### Work order
Which lines to output? The line containing "We need to pack servers" and every line after it in the data below, each copied exactly.

----- Supplied data

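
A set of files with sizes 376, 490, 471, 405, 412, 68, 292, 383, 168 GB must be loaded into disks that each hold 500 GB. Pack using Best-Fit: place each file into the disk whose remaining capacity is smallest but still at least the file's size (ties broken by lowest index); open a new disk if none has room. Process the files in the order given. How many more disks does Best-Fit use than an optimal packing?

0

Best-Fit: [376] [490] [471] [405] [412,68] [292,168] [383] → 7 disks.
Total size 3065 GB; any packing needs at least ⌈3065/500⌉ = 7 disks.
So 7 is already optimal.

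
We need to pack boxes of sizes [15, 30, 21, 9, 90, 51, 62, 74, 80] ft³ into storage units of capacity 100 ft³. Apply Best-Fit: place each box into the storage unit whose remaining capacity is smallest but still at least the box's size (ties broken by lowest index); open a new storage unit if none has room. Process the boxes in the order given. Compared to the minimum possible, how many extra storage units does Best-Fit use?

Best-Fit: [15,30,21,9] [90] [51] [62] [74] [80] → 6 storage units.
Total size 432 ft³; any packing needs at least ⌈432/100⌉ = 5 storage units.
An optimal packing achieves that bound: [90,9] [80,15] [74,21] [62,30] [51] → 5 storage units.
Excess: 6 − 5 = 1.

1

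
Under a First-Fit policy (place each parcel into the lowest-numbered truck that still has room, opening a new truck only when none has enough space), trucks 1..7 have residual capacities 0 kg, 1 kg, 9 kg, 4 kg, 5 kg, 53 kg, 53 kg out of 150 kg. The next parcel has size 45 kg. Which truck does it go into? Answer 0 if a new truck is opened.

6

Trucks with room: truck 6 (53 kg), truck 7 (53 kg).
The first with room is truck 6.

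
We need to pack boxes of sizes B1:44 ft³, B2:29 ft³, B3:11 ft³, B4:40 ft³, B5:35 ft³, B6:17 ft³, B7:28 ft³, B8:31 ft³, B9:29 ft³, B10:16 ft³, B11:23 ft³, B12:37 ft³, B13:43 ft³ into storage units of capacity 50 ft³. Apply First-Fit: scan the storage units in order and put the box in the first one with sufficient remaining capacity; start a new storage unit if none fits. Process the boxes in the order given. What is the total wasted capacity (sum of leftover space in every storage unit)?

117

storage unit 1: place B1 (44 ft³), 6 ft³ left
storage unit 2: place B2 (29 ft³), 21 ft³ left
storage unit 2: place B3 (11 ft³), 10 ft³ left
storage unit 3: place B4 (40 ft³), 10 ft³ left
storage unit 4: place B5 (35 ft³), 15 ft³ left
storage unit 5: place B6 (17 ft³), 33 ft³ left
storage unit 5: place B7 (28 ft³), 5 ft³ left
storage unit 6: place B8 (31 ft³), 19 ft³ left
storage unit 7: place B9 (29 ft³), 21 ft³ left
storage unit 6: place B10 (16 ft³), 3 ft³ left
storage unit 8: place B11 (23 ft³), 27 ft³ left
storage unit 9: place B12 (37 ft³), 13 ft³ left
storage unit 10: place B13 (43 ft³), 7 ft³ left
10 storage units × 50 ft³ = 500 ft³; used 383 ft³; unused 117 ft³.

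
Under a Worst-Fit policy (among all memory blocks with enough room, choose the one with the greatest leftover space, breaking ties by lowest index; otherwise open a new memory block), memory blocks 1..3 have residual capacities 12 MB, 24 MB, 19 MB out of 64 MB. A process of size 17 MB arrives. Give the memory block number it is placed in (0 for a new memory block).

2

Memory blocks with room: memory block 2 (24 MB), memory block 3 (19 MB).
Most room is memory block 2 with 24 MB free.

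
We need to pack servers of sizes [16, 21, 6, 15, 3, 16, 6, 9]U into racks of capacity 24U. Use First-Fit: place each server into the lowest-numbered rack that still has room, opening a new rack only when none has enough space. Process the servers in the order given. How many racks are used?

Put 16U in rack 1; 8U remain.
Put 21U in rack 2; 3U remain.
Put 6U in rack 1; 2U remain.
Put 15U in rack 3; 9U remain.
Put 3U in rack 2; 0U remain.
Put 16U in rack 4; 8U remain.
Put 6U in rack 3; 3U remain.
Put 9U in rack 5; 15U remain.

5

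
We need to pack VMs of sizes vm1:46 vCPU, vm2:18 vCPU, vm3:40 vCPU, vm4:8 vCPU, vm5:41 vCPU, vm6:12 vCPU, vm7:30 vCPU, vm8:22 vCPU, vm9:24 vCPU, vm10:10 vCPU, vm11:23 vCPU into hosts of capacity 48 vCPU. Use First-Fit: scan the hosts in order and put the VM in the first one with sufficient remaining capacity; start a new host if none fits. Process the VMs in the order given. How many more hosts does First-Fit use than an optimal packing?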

----------

### Output of the task
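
We need to pack servers of sizes [16, 21, 6, 15, 3, 16, 6, 9]U into racks of capacity 24U. Use First-Fit: place each server into the lowest-numbered rack that still has room, opening a new rack only when none has enough space. Process the servers in the order given. How many racks are used?

Put 16U in rack 1; 8U remain.
Put 21U in rack 2; 3U remain.
Put 6U in rack 1; 2U remain.
Put 15U in rack 3; 9U remain.
Put 3U in rack 2; 0U remain.
Put 16U in rack 4; 8U remain.
Put 6U in rack 3; 3U remain.
Put 9U in rack 5; 15U remain.

5

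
We need to pack VMs of sizes vm1:46 vCPU, vm2:18 vCPU, vm3:40 vCPU, vm4:8 vCPU, vm5:41 vCPU, vm6:12 vCPU, vm7:30 vCPU, vm8:22 vCPU, vm9:24 vCPU, vm10:10 vCPU, vm11:23 vCPU into hosts of capacity 48 vCPU. Use First-Fit: scan the hosts in order and put the VM in the first one with sufficient remaining capacity; start a new host if none fits. Process the VMs in the order given. How many more hosts does First-Fit use than an optimal packing?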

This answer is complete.